* The task *
Repeat the data. Keep each line identical.

Source data
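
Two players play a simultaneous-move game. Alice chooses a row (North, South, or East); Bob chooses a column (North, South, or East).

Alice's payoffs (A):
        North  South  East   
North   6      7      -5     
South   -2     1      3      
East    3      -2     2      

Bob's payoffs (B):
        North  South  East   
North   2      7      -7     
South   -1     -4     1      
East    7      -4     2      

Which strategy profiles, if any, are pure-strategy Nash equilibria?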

* Output for this exercise *
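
Two players play a simultaneous-move game. Alice chooses a row (North, South, or East); Bob chooses a column (North, South, or East).

Alice's payoffs (A):
        North  South  East   
North   6      7      -5     
South   -2     1      3      
East    3      -2     2      

Bob's payoffs (B):
        North  South  East   
North   2      7      -7     
South   -1     -4     1      
East    7      -4     2      

Which strategy profiles, if any, are pure-strategy Nash equilibria?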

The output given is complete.